Search the material below for the word "edge" and copy every line in which it occurs.

-------------------------

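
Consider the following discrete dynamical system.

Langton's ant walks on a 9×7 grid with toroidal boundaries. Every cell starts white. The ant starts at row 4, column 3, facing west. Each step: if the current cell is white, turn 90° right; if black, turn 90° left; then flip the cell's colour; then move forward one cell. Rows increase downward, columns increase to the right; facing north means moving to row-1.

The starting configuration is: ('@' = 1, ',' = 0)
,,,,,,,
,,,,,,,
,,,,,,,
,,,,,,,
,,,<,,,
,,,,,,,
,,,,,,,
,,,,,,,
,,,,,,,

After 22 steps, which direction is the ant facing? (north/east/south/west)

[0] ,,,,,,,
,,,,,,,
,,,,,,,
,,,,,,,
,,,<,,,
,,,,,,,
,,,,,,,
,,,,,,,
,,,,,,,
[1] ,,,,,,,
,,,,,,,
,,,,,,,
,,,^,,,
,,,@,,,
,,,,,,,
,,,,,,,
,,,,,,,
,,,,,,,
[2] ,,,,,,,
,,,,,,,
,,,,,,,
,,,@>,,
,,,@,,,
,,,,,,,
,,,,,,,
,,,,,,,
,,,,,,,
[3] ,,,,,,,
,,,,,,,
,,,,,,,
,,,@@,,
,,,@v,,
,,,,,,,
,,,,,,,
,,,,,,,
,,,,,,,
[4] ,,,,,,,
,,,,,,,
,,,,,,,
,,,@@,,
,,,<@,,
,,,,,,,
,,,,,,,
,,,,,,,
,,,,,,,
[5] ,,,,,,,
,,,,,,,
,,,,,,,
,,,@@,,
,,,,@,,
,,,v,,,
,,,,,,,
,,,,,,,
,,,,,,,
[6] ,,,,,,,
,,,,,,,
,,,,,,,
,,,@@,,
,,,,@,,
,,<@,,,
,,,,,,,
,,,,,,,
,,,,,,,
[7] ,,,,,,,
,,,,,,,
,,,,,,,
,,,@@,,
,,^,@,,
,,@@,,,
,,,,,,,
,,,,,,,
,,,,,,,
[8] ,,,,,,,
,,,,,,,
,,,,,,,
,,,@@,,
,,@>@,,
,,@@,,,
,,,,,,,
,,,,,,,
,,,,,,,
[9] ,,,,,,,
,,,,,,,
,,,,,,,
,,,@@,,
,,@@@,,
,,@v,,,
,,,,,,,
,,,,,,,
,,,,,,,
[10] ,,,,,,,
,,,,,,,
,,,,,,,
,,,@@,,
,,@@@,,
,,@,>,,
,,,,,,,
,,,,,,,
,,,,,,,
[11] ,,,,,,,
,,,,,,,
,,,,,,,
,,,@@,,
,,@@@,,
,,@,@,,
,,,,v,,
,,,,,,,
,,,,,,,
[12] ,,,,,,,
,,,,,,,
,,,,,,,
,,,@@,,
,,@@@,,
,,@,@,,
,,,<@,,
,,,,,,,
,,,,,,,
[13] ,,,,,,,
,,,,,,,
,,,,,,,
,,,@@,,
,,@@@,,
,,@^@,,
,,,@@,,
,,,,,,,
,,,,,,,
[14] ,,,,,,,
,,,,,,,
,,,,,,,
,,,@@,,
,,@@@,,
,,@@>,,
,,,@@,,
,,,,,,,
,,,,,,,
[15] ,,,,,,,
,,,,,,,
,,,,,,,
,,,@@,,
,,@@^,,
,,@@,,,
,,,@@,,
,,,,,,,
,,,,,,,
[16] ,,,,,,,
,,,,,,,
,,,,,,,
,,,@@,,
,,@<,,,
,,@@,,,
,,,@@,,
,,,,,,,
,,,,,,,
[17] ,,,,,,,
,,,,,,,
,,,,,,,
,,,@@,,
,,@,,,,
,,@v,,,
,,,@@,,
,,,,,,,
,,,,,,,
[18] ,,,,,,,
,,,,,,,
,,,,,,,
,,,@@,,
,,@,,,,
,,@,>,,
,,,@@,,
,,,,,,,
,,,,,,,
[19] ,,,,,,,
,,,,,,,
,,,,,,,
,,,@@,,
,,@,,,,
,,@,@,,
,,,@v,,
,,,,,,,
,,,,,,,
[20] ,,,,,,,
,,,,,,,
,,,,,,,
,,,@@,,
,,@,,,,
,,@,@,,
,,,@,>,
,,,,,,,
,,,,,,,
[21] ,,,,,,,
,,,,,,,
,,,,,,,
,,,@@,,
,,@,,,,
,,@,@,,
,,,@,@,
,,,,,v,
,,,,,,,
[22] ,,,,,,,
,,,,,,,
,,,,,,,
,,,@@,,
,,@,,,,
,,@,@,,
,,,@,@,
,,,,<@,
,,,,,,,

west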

-------------------------

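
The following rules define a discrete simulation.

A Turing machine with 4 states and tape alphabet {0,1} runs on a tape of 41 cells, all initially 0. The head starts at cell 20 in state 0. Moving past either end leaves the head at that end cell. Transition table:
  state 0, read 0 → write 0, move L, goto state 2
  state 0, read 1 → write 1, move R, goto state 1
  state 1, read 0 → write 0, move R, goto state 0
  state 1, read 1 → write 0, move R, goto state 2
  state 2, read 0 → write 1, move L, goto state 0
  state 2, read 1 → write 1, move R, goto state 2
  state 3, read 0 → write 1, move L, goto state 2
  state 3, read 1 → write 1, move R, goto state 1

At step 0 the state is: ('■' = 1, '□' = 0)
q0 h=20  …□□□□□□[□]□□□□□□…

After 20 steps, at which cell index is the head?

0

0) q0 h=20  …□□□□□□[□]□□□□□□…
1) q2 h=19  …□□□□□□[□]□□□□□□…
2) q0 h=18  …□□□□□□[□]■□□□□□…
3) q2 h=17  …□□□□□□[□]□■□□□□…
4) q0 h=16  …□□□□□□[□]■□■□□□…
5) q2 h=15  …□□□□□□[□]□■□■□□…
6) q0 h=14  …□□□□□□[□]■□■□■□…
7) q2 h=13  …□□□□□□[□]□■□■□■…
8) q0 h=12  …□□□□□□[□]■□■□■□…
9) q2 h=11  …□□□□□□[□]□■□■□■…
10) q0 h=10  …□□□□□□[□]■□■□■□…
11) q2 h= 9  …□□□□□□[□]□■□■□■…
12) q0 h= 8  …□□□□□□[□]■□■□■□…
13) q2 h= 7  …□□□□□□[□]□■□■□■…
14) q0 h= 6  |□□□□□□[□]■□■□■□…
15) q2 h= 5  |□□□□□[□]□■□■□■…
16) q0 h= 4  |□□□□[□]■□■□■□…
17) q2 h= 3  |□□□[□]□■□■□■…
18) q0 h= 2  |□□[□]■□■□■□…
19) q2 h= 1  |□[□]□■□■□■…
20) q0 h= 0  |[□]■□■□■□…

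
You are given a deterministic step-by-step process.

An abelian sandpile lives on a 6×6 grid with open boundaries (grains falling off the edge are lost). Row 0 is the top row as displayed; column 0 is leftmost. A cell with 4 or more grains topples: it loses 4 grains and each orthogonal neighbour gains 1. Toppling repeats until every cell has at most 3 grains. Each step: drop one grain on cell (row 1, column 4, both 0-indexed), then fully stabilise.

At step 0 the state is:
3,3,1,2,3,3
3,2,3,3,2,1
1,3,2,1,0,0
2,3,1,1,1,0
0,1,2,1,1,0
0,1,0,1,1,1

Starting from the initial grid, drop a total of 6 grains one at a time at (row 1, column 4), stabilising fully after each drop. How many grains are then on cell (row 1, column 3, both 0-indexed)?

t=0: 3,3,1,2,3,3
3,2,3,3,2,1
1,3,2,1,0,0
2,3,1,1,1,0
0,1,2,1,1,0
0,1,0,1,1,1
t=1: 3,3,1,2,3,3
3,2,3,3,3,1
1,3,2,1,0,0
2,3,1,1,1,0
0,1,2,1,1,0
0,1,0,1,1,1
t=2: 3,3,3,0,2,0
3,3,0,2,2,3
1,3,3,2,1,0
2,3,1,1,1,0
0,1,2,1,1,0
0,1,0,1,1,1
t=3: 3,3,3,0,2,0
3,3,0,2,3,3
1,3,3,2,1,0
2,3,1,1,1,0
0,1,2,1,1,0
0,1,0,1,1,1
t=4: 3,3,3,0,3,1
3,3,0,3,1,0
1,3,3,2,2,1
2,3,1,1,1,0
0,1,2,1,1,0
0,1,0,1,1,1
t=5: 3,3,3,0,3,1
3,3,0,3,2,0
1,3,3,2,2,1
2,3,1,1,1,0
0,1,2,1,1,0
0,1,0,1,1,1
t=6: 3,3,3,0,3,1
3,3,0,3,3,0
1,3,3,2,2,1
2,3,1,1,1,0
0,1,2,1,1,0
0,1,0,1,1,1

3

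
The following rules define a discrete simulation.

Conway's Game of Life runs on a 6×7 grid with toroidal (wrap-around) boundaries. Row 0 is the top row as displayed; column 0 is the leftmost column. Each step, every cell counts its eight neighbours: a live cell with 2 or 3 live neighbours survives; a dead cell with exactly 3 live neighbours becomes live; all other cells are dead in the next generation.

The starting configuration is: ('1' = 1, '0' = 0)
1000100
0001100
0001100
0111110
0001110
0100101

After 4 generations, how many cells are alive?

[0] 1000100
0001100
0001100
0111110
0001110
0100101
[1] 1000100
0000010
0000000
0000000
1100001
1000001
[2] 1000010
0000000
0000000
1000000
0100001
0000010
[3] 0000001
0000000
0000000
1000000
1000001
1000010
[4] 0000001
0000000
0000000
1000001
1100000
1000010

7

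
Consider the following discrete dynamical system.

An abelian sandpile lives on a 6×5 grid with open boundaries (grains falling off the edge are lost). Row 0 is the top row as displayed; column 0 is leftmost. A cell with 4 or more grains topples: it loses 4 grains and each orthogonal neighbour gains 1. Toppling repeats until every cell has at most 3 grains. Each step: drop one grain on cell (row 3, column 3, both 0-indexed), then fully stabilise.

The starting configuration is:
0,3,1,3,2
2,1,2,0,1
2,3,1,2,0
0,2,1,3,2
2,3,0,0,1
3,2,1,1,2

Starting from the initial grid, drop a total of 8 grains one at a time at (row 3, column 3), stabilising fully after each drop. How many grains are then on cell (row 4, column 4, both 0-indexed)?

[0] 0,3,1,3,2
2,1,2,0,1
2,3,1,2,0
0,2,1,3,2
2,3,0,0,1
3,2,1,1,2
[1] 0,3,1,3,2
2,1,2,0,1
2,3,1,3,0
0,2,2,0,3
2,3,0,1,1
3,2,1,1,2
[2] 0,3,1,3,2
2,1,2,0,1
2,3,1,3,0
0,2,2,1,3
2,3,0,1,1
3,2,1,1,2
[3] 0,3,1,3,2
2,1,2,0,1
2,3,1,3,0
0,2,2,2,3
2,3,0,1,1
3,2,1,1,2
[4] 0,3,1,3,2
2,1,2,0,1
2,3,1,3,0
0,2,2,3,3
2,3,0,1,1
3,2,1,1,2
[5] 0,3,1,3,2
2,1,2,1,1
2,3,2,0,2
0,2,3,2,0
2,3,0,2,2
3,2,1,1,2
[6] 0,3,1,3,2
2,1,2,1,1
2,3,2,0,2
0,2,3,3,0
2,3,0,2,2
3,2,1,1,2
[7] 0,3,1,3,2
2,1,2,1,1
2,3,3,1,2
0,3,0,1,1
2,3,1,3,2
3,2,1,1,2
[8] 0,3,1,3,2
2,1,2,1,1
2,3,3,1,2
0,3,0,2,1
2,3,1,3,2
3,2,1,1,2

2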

-------------------------

> _Your response_:
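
An abelian sandpile lives on a 6×6 grid with open boundaries (grains falling off the edge are lost). Row 0 is the top row as displayed; column 0 is leftmost. A cell with 4 or more grains topples: it loses 4 grains and each orthogonal neighbour gains 1. Toppling repeats until every cell has at most 3 grains. Each step: drop one grain on cell (row 1, column 4, both 0-indexed), then fully stabilise.
An abelian sandpile lives on a 6×5 grid with open boundaries (grains falling off the edge are lost). Row 0 is the top row as displayed; column 0 is leftmost. A cell with 4 or more grains topples: it loses 4 grains and each orthogonal neighbour gains 1. Toppling repeats until every cell has at most 3 grains. Each step: drop one grain on cell (row 3, column 3, both 0-indexed), then fully stabilise.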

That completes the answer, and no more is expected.